▶ Input for this task:
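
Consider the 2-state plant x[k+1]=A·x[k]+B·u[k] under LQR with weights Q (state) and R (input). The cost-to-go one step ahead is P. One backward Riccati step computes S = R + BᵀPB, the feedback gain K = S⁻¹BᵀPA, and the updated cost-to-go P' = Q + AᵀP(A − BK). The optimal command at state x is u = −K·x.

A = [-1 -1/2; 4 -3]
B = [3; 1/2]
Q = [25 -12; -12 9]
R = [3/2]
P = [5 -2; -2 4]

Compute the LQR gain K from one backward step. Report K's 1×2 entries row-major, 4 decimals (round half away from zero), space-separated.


-0.7229 0.1205

BᵀP = [14.0000 -4.0000]
S = R + BᵀPB = [3/2] + [40.0000] = [41.5000]
BᵀPA = [-30.0000 5.0000]
K = S⁻¹·BᵀPA = [-0.7229 0.1205]
A−BK = [1.1687 -0.8614; 4.3614 -3.0602]
AᵀP(A−BK) = [63.3133 -43.8855; -43.8855 30.6476]
P' = Q + AᵀP(A−BK) = [88.3133 -55.8855; -55.8855 39.6476]
tr(P') = 127.9608


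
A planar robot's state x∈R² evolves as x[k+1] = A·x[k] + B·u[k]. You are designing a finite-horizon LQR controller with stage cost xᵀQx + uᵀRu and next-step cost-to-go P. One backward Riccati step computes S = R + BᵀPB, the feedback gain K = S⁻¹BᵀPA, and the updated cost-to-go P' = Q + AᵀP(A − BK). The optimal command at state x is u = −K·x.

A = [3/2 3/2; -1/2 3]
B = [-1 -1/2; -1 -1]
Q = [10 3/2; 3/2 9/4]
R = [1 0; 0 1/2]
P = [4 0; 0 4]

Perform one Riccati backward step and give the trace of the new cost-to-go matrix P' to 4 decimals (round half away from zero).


21.6204

BᵀP = [-4.0000 -4.0000; -2.0000 -4.0000]
S = R + BᵀPB = [1 0; 0 1/2] + [8.0000 6.0000; 6.0000 5.0000] = [9.0000 6.0000; 6.0000 5.5000]
BᵀPA = [-4.0000 -18.0000; -1.0000 -15.0000]
K = S⁻¹·BᵀPA = [-1.1852 -0.6667; 1.1111 -2.0000]
A−BK = [0.8704 -0.1667; -0.5741 0.3333]
AᵀP(A−BK) = [6.3704 -1.6667; -1.6667 3.0000]
P' = Q + AᵀP(A−BK) = [16.3704 -0.1667; -0.1667 5.2500]
tr(P') = 21.6204


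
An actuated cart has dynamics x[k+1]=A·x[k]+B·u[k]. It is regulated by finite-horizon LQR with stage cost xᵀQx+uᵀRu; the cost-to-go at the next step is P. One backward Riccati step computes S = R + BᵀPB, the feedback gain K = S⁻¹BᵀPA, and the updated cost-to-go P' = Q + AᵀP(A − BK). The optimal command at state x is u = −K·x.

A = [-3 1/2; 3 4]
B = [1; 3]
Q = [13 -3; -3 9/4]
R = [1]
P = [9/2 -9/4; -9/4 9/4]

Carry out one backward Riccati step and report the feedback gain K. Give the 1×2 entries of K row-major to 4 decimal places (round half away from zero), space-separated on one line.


BᵀP = [-2.2500 4.5000]
S = R + BᵀPB = [1] + [11.2500] = [12.2500]
BᵀPA = [20.2500 16.8750]
K = S⁻¹·BᵀPA = [1.6531 1.3776]
A−BK = [-4.6531 -0.8776; -1.9592 -0.1327]
AᵀP(A−BK) = [67.7755 15.9796; 15.9796 4.8788]
P' = Q + AᵀP(A−BK) = [80.7755 12.9796; 12.9796 7.1288]
tr(P') = 87.9043

1.6531 1.3776


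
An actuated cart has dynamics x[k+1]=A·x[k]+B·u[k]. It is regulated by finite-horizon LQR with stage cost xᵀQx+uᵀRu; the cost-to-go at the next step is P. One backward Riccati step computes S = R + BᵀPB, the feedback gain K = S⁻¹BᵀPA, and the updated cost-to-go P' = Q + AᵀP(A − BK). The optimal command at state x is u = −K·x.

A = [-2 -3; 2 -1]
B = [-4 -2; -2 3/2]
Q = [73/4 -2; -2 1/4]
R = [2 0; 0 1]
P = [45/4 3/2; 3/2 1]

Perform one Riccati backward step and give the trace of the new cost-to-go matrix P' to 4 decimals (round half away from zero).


20.5287

BᵀP = [-48.0000 -8.0000; -20.2500 -1.5000]
S = R + BᵀPB = [2 0; 0 1] + [208.0000 84.0000; 84.0000 38.2500] = [210.0000 84.0000; 84.0000 39.2500]
BᵀPA = [80.0000 152.0000; 37.5000 62.2500]
K = S⁻¹·BᵀPA = [-0.0084 0.6212; 0.9735 0.2566]
A−BK = [-0.0868 -0.0021; 0.5230 -0.1426]
AᵀP(A−BK) = [1.1698 0.1837; 0.1837 0.8588]
P' = Q + AᵀP(A−BK) = [19.4198 -1.8163; -1.8163 1.1088]
tr(P') = 20.5287


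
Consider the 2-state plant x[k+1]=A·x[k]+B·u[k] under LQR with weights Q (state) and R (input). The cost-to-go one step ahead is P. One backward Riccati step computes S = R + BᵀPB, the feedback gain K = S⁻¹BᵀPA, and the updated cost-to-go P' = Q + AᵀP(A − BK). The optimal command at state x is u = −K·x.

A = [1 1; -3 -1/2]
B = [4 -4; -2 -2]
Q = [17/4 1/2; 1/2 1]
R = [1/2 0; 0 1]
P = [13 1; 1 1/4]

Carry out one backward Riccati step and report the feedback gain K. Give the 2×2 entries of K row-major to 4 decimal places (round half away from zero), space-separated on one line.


0.6162 0.2180 0.3852 -0.0293

BᵀP = [50.0000 3.5000; -54.0000 -4.5000]
S = R + BᵀPB = [1/2 0; 0 1] + [193.0000 -207.0000; -207.0000 225.0000] = [193.5000 -207.0000; -207.0000 226.0000]
BᵀPA = [39.5000 48.2500; -40.5000 -51.7500]
K = S⁻¹·BᵀPA = [0.6162 0.2180; 0.3852 -0.0293]
A−BK = [0.0760 0.0108; -0.9972 -0.1227]
AᵀP(A−BK) = [0.5103 0.0770; 0.0770 0.0272]
P' = Q + AᵀP(A−BK) = [4.7603 0.5770; 0.5770 1.0272]
tr(P') = 5.7876


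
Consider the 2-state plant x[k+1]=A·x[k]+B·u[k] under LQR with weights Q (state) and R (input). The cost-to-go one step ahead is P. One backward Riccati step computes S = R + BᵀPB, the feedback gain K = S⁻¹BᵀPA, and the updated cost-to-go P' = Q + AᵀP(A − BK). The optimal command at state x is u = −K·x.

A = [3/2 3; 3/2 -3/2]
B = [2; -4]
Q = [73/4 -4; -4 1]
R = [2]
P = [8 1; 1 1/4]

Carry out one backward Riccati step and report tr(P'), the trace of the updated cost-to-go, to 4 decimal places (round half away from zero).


BᵀP = [12.0000 1.0000]
S = R + BᵀPB = [2] + [20.0000] = [22.0000]
BᵀPA = [19.5000 34.5000]
K = S⁻¹·BᵀPA = [0.8864 1.5682]
A−BK = [-0.2727 -0.1364; 5.0455 4.7727]
AᵀP(A−BK) = [5.7784 7.1080; 7.1080 9.4602]
P' = Q + AᵀP(A−BK) = [24.0284 3.1080; 3.1080 10.4602]
tr(P') = 34.4886

34.4886


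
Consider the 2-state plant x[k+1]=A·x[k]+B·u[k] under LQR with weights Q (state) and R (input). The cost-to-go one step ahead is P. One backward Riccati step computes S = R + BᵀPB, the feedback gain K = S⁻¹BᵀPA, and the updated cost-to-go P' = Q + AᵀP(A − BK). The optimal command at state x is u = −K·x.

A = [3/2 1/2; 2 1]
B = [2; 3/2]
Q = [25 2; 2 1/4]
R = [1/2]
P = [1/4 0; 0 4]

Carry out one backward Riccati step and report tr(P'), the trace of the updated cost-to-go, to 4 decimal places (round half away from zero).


BᵀP = [0.5000 6.0000]
S = R + BᵀPB = [1/2] + [10.0000] = [10.5000]
BᵀPA = [12.7500 6.2500]
K = S⁻¹·BᵀPA = [1.2143 0.5952]
A−BK = [-0.9286 -0.6905; 0.1786 0.1071]
AᵀP(A−BK) = [1.0804 0.5982; 0.5982 0.3423]
P' = Q + AᵀP(A−BK) = [26.0804 2.5982; 2.5982 0.5923]
tr(P') = 26.6726

26.6726


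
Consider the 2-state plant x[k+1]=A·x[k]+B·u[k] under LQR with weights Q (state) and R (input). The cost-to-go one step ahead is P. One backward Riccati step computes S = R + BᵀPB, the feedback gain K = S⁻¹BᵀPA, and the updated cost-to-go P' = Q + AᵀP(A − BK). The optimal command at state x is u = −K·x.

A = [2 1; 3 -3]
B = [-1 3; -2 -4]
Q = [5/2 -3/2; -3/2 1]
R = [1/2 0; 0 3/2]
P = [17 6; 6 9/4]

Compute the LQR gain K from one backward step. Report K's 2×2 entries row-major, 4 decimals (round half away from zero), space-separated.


-1.5986 0.3596 0.1949 0.3480

BᵀP = [-29.0000 -10.5000; 27.0000 9.0000]
S = R + BᵀPB = [1/2 0; 0 3/2] + [50.0000 -45.0000; -45.0000 45.0000] = [50.5000 -45.0000; -45.0000 46.5000]
BᵀPA = [-89.5000 2.5000; 81.0000 0.0000]
K = S⁻¹·BᵀPA = [-1.5986 0.3596; 0.1949 0.3480]
A−BK = [-0.1833 0.3155; 0.5824 -0.8886]
AᵀP(A−BK) = [1.3881 -0.2535; -0.2535 0.3509]
P' = Q + AᵀP(A−BK) = [3.8881 -1.7535; -1.7535 1.3509]
tr(P') = 5.2390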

▶ Task to carry out:
Copy out, word for word, the part of the entries above that begins at the line with "A = [-1 -1/2; 4 -3]" and ends at the line with "P = [4 0; 0 4]", including both.

▶ Exercise response:
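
A = [-1 -1/2; 4 -3]
B = [3; 1/2]
Q = [25 -12; -12 9]
R = [3/2]
P = [5 -2; -2 4]

Compute the LQR gain K from one backward step. Report K's 1×2 entries row-major, 4 decimals (round half away from zero), space-separated.


-0.7229 0.1205

BᵀP = [14.0000 -4.0000]
S = R + BᵀPB = [3/2] + [40.0000] = [41.5000]
BᵀPA = [-30.0000 5.0000]
K = S⁻¹·BᵀPA = [-0.7229 0.1205]
A−BK = [1.1687 -0.8614; 4.3614 -3.0602]
AᵀP(A−BK) = [63.3133 -43.8855; -43.8855 30.6476]
P' = Q + AᵀP(A−BK) = [88.3133 -55.8855; -55.8855 39.6476]
tr(P') = 127.9608


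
A planar robot's state x∈R² evolves as x[k+1] = A·x[k] + B·u[k]. You are designing a finite-horizon LQR controller with stage cost xᵀQx + uᵀRu and next-step cost-to-go P. One backward Riccati step computes S = R + BᵀPB, the feedback gain K = S⁻¹BᵀPA, and the updated cost-to-go P' = Q + AᵀP(A − BK). The optimal command at state x is u = −K·x.

A = [3/2 3/2; -1/2 3]
B = [-1 -1/2; -1 -1]
Q = [10 3/2; 3/2 9/4]
R = [1 0; 0 1/2]
P = [4 0; 0 4]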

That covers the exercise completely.